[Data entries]
◇ ◇ ◇ ◇
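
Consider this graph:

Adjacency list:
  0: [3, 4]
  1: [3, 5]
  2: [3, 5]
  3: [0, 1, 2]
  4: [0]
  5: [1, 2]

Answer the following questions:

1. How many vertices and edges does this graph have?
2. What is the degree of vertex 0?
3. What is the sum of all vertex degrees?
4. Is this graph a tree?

Count: 6 vertices, 6 edges.
Vertex 0 has neighbors [3, 4], degree = 2.
Handshaking lemma: 2 * 6 = 12.
A tree on 6 vertices has 5 edges. This graph has 6 edges (1 extra). Not a tree.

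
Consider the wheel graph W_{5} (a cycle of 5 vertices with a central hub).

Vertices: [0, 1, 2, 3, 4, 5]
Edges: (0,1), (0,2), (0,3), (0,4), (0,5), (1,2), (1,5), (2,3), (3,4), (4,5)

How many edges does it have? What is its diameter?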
◇ ◇ ◇ ◇
With no other words, state how many lines above hold the word "Consider".

2